(ASSIGNED TASK):
Copy the listing below line for line, from its opening line to the one with "P8: (744298, 2897333)", both included; stop there.
[Opening EXERCISE DATA section]
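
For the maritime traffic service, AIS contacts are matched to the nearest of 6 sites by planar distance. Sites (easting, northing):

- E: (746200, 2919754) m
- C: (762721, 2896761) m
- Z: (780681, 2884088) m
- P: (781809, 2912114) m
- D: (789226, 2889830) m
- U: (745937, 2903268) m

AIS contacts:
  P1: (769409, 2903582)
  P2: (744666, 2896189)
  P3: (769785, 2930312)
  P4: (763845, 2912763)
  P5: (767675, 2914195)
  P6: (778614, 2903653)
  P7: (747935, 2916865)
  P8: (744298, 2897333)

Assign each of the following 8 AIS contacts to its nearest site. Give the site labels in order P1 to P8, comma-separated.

C, U, P, C, P, P, E, U

P1 → C (d²=91255385.00)
P2 → U (d²=51727682.00)
P3 → P (d²=475743780.00)
P4 → C (d²=257327380.00)
P5 → P (d²=204100517.00)
P6 → P (d²=81796546.00)
P7 → E (d²=11356546.00)
P8 → U (d²=37910546.00)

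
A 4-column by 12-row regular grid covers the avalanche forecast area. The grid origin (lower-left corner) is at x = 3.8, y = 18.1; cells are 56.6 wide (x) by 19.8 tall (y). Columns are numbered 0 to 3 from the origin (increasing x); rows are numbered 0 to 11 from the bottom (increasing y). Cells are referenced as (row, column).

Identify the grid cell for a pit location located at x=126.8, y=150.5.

(6, 2)

Column index: ⌊(126.8 − 3.8) / 56.6⌋ = ⌊2.173⌋ = 2
Row offset from origin: ⌊(150.5 − 18.1) / 19.8⌋ = ⌊6.687⌋ = 6 → row 6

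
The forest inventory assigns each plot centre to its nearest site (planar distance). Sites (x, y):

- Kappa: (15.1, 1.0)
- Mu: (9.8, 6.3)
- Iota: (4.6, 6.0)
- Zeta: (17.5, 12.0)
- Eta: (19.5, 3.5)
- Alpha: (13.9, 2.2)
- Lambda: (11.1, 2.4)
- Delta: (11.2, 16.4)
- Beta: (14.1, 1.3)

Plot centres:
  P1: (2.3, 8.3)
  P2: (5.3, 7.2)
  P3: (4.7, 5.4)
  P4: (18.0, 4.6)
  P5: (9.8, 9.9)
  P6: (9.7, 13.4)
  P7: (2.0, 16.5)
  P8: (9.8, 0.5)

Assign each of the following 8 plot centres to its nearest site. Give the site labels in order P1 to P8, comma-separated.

P1 → Iota (d²=10.58)
P2 → Iota (d²=1.93)
P3 → Iota (d²=0.37)
P4 → Eta (d²=3.46)
P5 → Mu (d²=12.96)
P6 → Delta (d²=11.25)
P7 → Delta (d²=84.65)
P8 → Lambda (d²=5.30)

Iota, Iota, Iota, Eta, Mu, Delta, Delta, Lambda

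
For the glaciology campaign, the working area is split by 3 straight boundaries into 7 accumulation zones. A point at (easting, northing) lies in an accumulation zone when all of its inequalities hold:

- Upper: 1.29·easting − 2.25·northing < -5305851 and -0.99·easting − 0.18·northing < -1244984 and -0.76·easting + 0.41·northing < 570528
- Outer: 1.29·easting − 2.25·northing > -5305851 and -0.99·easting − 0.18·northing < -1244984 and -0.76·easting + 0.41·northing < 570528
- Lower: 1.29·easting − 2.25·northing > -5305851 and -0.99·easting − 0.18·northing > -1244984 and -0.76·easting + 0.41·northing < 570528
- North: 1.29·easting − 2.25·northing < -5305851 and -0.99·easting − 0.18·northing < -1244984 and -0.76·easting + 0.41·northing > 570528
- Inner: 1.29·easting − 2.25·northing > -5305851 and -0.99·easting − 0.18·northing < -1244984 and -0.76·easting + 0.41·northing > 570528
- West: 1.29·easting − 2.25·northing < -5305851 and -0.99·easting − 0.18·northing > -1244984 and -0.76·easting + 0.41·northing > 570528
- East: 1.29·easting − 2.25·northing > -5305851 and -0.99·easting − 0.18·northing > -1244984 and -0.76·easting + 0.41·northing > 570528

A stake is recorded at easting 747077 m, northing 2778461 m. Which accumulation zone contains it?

East

1.29·747077 − 2.25·2778461 = -5287807.920, which is > -5305851
-0.99·747077 − 0.18·2778461 = -1239729.210, which is > -1244984
-0.76·747077 + 0.41·2778461 = 571390.490, which is > 570528
This sign pattern matches East.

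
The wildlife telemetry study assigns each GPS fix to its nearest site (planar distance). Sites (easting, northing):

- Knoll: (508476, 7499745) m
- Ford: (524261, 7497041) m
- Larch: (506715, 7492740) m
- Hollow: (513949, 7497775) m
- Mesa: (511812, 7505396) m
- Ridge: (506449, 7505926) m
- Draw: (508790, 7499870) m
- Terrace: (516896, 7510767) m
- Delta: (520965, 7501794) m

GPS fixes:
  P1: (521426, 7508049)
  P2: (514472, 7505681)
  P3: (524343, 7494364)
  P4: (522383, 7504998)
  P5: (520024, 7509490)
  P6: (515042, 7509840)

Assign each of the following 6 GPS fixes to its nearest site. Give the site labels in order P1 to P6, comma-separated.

P1 → Terrace (d²=27908424.00)
P2 → Mesa (d²=7156825.00)
P3 → Ford (d²=7173053.00)
P4 → Delta (d²=12276340.00)
P5 → Terrace (d²=11415113.00)
P6 → Terrace (d²=4296645.00)

Terrace, Mesa, Ford, Delta, Terrace, Terrace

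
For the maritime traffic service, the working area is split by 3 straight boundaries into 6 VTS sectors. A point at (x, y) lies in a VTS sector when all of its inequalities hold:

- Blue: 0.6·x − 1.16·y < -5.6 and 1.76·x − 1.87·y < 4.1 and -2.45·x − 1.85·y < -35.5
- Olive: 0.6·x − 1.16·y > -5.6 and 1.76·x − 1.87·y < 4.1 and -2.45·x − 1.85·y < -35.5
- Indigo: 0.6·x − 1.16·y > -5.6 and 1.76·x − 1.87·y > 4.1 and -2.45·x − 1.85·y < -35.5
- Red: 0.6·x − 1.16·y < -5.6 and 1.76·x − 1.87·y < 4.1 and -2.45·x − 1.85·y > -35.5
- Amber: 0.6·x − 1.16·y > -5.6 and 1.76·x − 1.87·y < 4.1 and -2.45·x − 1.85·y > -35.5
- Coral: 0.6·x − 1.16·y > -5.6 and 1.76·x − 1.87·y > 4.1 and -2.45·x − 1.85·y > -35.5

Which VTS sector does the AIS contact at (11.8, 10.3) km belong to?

0.6·11.8 − 1.16·10.3 = -4.868, which is > -5.6
1.76·11.8 − 1.87·10.3 = 1.507, which is < 4.1
-2.45·11.8 − 1.85·10.3 = -47.965, which is < -35.5
This sign pattern matches Olive.

Olive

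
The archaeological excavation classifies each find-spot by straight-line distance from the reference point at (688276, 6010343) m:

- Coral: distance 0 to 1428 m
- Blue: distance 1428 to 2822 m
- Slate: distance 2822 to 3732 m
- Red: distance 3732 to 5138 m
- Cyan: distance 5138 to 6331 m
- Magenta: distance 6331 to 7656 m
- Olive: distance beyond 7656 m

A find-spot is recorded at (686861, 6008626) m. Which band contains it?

Blue

Distance = √((686861−688276)² + (6008626−6010343)²) = √(2002225.000 + 2948089.000) = 2224.930 m.
1428 ≤ 2224.930 < 2822 → Blue.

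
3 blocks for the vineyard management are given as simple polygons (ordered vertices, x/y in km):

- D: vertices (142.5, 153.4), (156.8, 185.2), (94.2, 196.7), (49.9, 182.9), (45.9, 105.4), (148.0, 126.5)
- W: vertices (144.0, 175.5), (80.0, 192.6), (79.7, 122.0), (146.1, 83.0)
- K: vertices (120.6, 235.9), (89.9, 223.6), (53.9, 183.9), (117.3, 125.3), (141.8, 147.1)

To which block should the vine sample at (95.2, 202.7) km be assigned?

K

Cast a ray rightward from (95.2, 202.7). For each polygon, the edges (by vertex number in listed order) whose endpoints lie on opposite sides of y = 202.7, where each meets that height, and whether that is right or left of the point:
D: no edge straddles that height → 0 crossings.
W: no edge straddles that height → 0 crossings.
K: 2–3 at x≈70.95 (left), 5–1 at x≈128.53 (right) → 1 crossing.
Only K has an odd count, so the point is inside K.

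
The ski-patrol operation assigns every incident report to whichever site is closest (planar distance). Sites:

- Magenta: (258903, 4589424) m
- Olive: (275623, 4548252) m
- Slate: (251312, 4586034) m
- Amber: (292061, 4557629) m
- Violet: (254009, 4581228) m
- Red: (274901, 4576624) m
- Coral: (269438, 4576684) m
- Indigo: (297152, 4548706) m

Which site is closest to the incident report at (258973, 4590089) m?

Squared distances to each site:
Magenta: 447125.000; Olive: 2027557069.000; Slate: 75133946.000; Amber: 2148467344.000; Violet: 103158617.000; Red: 435007409.000; Coral: 289210250.000; Indigo: 3170188730.000.
Minimum at Magenta.

Magenta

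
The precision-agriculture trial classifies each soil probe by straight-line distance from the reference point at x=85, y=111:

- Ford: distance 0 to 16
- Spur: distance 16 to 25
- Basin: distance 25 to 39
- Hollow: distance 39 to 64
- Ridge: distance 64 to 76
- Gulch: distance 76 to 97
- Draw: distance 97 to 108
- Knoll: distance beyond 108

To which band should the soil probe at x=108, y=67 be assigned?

Hollow

Distance = √((108−85)² + (67−111)²) = √(529.000 + 1936.000) = 49.649.
39 ≤ 49.649 < 64 → Hollow.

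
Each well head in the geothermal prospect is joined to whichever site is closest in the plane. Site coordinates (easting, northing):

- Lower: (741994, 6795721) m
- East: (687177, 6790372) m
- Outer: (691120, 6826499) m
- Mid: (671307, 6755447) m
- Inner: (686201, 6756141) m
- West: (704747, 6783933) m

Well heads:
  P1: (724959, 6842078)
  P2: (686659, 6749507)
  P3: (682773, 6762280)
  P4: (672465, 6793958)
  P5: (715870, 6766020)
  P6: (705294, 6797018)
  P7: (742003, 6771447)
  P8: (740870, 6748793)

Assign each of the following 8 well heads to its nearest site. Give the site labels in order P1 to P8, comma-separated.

P1 → Outer (d²=1387783162.00)
P2 → Inner (d²=44219720.00)
P3 → Inner (d²=49438505.00)
P4 → East (d²=229302340.00)
P5 → West (d²=444596698.00)
P6 → West (d²=171516434.00)
P7 → Lower (d²=589227157.00)
P8 → Lower (d²=2203500560.00)

Outer, Inner, Inner, East, West, West, Lower, Lower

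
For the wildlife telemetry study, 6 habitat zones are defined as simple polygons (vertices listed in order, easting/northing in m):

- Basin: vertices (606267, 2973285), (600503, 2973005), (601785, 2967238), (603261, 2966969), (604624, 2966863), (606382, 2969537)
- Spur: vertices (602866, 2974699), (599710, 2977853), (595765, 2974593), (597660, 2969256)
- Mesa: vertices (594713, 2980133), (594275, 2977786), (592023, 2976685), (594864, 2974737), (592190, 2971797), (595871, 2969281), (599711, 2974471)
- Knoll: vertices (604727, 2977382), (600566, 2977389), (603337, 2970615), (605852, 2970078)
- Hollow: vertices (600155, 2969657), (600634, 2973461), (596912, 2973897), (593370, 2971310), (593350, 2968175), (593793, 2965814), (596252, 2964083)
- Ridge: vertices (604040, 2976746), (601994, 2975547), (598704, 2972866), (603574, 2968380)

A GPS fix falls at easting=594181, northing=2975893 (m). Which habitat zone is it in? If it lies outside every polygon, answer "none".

Cast a ray rightward from (594181, 2975893). For each polygon, the edges (by vertex number in listed order) whose endpoints lie on opposite sides of northing = 2975893, where each meets that height, and whether that is right or left of the point:
Basin: no edge straddles that height → 0 crossings.
Spur: 1–2 at easting≈601671.2 (right), 2–3 at easting≈597338.2 (right) → 2 crossings.
Mesa: 3–4 at easting≈593178.1 (left), 7–1 at easting≈598455.8 (right) → 1 crossing.
Knoll: 2–3 at easting≈601178.0 (right), 4–1 at easting≈604956.3 (right) → 2 crossings.
Hollow: no edge straddles that height → 0 crossings.
Ridge: 1–2 at easting≈602584.4 (right), 4–1 at easting≈603992.5 (right) → 2 crossings.
Only Mesa has an odd count, so the point is inside Mesa.

Mesa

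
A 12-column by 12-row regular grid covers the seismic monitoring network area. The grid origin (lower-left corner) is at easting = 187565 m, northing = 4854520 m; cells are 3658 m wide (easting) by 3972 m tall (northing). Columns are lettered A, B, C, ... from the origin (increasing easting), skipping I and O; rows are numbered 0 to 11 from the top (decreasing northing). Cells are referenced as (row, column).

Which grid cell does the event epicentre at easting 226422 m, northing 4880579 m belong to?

(5, L)

Column index: ⌊(226422 − 187565) / 3658⌋ = ⌊10.622⌋ = 10 → column L
Row offset from origin: ⌊(4880579 − 4854520) / 3972⌋ = ⌊6.561⌋ = 6 → row 5 (counted from top)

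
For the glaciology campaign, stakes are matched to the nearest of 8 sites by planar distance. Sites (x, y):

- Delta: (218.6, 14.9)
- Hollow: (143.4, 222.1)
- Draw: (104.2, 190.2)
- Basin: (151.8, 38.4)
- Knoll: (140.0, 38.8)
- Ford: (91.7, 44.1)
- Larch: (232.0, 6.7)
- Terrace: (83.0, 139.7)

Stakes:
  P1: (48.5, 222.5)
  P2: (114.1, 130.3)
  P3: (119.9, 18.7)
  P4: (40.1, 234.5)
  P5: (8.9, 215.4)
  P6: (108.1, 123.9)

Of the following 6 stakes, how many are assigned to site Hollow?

P1 → Draw
P2 → Terrace
P3 → Knoll
P4 → Draw
P5 → Draw
P6 → Terrace
0 of the 6 go to Hollow.

0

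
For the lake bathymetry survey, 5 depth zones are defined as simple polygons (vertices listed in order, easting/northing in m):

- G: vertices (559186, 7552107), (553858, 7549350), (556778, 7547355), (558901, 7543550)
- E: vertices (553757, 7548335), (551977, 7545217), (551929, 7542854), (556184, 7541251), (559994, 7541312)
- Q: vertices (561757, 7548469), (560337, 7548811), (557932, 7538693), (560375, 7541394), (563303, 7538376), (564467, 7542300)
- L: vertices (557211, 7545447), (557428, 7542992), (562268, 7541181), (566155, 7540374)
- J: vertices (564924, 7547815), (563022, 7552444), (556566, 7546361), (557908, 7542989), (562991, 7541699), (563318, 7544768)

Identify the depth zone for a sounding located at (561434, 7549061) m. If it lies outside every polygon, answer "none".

J

Cast a ray rightward from (561434, 7549061). For each polygon, the edges (by vertex number in listed order) whose endpoints lie on opposite sides of northing = 7549061, where each meets that height, and whether that is right or left of the point:
G: 2–3 at easting≈554281.0 (left), 4–1 at easting≈559084.5 (left) → 0 crossings.
E: no edge straddles that height → 0 crossings.
Q: no edge straddles that height → 0 crossings.
L: no edge straddles that height → 0 crossings.
J: 1–2 at easting≈564412.0 (right), 2–3 at easting≈559431.6 (left) → 1 crossing.
Only J has an odd count, so the point is inside J.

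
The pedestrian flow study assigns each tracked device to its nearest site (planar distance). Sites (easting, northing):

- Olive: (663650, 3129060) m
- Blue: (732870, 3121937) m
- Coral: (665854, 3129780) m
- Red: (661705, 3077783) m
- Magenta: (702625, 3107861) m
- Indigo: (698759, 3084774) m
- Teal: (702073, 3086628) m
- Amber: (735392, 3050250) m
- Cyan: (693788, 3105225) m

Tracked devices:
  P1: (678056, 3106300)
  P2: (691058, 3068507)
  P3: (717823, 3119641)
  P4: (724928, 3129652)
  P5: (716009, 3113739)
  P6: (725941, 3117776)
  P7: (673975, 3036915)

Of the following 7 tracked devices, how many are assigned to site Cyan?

P1 → Cyan
P2 → Indigo
P3 → Blue
P4 → Blue
P5 → Magenta
P6 → Blue
P7 → Red
1 of the 7 goes to Cyan.

1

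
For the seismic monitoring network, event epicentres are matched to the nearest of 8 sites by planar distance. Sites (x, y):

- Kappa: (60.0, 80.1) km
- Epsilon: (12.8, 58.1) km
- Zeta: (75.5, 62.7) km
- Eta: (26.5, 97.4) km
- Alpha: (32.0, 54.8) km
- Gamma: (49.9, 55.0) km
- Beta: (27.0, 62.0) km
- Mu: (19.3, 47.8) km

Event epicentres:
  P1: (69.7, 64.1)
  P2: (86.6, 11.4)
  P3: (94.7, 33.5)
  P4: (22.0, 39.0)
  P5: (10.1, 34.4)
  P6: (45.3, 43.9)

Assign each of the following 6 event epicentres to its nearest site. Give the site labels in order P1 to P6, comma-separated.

P1 → Zeta (d²=35.60)
P2 → Zeta (d²=2754.90)
P3 → Zeta (d²=1221.28)
P4 → Mu (d²=84.73)
P5 → Mu (d²=264.20)
P6 → Gamma (d²=144.37)

Zeta, Zeta, Zeta, Mu, Mu, Gamma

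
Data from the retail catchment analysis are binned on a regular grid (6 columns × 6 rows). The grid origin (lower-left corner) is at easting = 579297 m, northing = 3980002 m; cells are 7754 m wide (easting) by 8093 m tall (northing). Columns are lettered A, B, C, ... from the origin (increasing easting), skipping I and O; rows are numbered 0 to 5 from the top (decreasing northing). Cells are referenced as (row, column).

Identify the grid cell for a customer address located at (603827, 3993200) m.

Column index: ⌊(603827 − 579297) / 7754⌋ = ⌊3.164⌋ = 3 → column D
Row offset from origin: ⌊(3993200 − 3980002) / 8093⌋ = ⌊1.631⌋ = 1 → row 4 (counted from top)

(4, D)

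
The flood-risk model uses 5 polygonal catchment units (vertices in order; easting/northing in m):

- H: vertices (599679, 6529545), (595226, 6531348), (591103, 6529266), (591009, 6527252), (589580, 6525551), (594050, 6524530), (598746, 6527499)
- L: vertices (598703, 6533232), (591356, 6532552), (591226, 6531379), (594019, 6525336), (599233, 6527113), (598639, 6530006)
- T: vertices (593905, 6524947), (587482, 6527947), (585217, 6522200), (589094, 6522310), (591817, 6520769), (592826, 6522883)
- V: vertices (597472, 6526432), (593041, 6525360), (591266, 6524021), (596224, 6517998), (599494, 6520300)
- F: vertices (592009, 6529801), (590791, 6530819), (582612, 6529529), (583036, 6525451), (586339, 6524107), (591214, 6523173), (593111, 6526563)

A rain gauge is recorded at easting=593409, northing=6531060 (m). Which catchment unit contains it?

L

Cast a ray rightward from (593409, 6531060). For each polygon, the edges (by vertex number in listed order) whose endpoints lie on opposite sides of northing = 6531060, where each meets that height, and whether that is right or left of the point:
H: 1–2 at easting≈595937.3 (right), 2–3 at easting≈594655.7 (right) → 2 crossings.
L: 3–4 at easting≈591373.4 (left), 6–1 at easting≈598659.9 (right) → 1 crossing.
T: no edge straddles that height → 0 crossings.
V: no edge straddles that height → 0 crossings.
F: no edge straddles that height → 0 crossings.
Only L has an odd count, so the point is inside L.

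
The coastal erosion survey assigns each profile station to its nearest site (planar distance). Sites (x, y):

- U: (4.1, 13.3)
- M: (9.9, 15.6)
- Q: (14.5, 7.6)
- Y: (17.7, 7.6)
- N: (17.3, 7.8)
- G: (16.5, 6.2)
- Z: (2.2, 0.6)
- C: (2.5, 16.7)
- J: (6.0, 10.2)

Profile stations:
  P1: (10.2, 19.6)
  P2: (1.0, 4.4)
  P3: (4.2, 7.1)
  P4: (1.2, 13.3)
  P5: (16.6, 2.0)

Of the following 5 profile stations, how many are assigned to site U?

P1 → M
P2 → Z
P3 → J
P4 → U
P5 → G
1 of the 5 goes to U.

1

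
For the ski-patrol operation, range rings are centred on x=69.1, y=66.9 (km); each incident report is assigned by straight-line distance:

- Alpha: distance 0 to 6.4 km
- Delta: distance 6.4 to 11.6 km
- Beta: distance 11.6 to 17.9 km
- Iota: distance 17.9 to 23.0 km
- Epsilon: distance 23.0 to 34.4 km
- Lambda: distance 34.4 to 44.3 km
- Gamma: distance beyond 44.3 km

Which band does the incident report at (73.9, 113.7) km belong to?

Gamma

Distance = √((73.9−69.1)² + (113.7−66.9)²) = √(23.040 + 2190.240) = 47.046 km.
44.3 ≤ 47.046 < ∞ → Gamma.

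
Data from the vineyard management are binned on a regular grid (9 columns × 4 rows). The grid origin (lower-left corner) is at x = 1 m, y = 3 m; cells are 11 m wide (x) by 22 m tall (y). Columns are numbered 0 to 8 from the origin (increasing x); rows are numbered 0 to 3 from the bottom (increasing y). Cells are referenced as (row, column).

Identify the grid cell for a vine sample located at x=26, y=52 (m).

(2, 2)

Column index: ⌊(26 − 1) / 11⌋ = ⌊2.273⌋ = 2
Row offset from origin: ⌊(52 − 3) / 22⌋ = ⌊2.227⌋ = 2 → row 2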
[Closing EXERCISE DATA section]
(SOLUTION FOR THIS TASK):
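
For the maritime traffic service, AIS contacts are matched to the nearest of 6 sites by planar distance. Sites (easting, northing):

- E: (746200, 2919754) m
- C: (762721, 2896761) m
- Z: (780681, 2884088) m
- P: (781809, 2912114) m
- D: (789226, 2889830) m
- U: (745937, 2903268) m

AIS contacts:
  P1: (769409, 2903582)
  P2: (744666, 2896189)
  P3: (769785, 2930312)
  P4: (763845, 2912763)
  P5: (767675, 2914195)
  P6: (778614, 2903653)
  P7: (747935, 2916865)
  P8: (744298, 2897333)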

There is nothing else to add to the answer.